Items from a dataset
*** Block opens ***
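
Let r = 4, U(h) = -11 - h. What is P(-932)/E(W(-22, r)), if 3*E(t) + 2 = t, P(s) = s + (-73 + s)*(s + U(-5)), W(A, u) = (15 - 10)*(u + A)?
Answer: -61419/2 ≈ -30710.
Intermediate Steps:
W(A, u) = 5*A + 5*u (W(A, u) = 5*(A + u) = 5*A + 5*u)
P(s) = s + (-73 + s)*(-6 + s) (P(s) = s + (-73 + s)*(s + (-11 - 1*(-5))) = s + (-73 + s)*(s + (-11 + 5)) = s + (-73 + s)*(s - 6) = s + (-73 + s)*(-6 + s))
E(t) = -⅔ + t/3
P(-932)/E(W(-22, r)) = (438 + (-932)² - 78*(-932))/(-⅔ + (5*(-22) + 5*4)/3) = (438 + 868624 + 72696)/(-⅔ + (-110 + 20)/3) = 941758/(-⅔ + (⅓)*(-90)) = 941758/(-⅔ - 30) = 941758/(-92/3) = 941758*(-3/92) = -61419/2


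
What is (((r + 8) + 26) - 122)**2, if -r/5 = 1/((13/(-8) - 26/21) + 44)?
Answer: 370890744064/47761921 ≈ 7765.4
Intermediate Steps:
r = -840/6911 (r = -5/((13/(-8) - 26/21) + 44) = -5/((13*(-1/8) - 26*1/21) + 44) = -5/((-13/8 - 26/21) + 44) = -5/(-481/168 + 44) = -5/6911/168 = -5*168/6911 = -840/6911 ≈ -0.12155)
(((r + 8) + 26) - 122)**2 = (((-840/6911 + 8) + 26) - 122)**2 = ((54448/6911 + 26) - 122)**2 = (234134/6911 - 122)**2 = (-609008/6911)**2 = 370890744064/47761921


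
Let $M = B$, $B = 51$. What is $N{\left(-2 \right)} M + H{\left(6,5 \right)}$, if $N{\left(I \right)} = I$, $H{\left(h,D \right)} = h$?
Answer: $-96$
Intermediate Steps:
$M = 51$
$N{\left(-2 \right)} M + H{\left(6,5 \right)} = \left(-2\right) 51 + 6 = -102 + 6 = -96$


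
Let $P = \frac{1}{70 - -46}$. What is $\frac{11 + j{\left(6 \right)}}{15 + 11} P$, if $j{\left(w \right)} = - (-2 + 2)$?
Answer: $\frac{11}{3016} \approx 0.0036472$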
*** Block closes ***
■ **Your instructions**:
Every entry above, from first to last, should be repeated exactly.

■ **Written solution**:
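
Let r = 4, U(h) = -11 - h. What is P(-932)/E(W(-22, r)), if 3*E(t) + 2 = t, P(s) = s + (-73 + s)*(s + U(-5)), W(A, u) = (15 - 10)*(u + A)?
Answer: -61419/2 ≈ -30710.
Intermediate Steps:
W(A, u) = 5*A + 5*u (W(A, u) = 5*(A + u) = 5*A + 5*u)
P(s) = s + (-73 + s)*(-6 + s) (P(s) = s + (-73 + s)*(s + (-11 - 1*(-5))) = s + (-73 + s)*(s + (-11 + 5)) = s + (-73 + s)*(s - 6) = s + (-73 + s)*(-6 + s))
E(t) = -⅔ + t/3
P(-932)/E(W(-22, r)) = (438 + (-932)² - 78*(-932))/(-⅔ + (5*(-22) + 5*4)/3) = (438 + 868624 + 72696)/(-⅔ + (-110 + 20)/3) = 941758/(-⅔ + (⅓)*(-90)) = 941758/(-⅔ - 30) = 941758/(-92/3) = 941758*(-3/92) = -61419/2


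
What is (((r + 8) + 26) - 122)**2, if -r/5 = 1/((13/(-8) - 26/21) + 44)?
Answer: 370890744064/47761921 ≈ 7765.4
Intermediate Steps:
r = -840/6911 (r = -5/((13/(-8) - 26/21) + 44) = -5/((13*(-1/8) - 26*1/21) + 44) = -5/((-13/8 - 26/21) + 44) = -5/(-481/168 + 44) = -5/6911/168 = -5*168/6911 = -840/6911 ≈ -0.12155)
(((r + 8) + 26) - 122)**2 = (((-840/6911 + 8) + 26) - 122)**2 = ((54448/6911 + 26) - 122)**2 = (234134/6911 - 122)**2 = (-609008/6911)**2 = 370890744064/47761921


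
Let $M = B$, $B = 51$. What is $N{\left(-2 \right)} M + H{\left(6,5 \right)}$, if $N{\left(I \right)} = I$, $H{\left(h,D \right)} = h$?
Answer: $-96$
Intermediate Steps:
$M = 51$
$N{\left(-2 \right)} M + H{\left(6,5 \right)} = \left(-2\right) 51 + 6 = -102 + 6 = -96$


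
Let $P = \frac{1}{70 - -46}$. What is $\frac{11 + j{\left(6 \right)}}{15 + 11} P$, if $j{\left(w \right)} = - (-2 + 2)$?
Answer: $\frac{11}{3016} \approx 0.0036472$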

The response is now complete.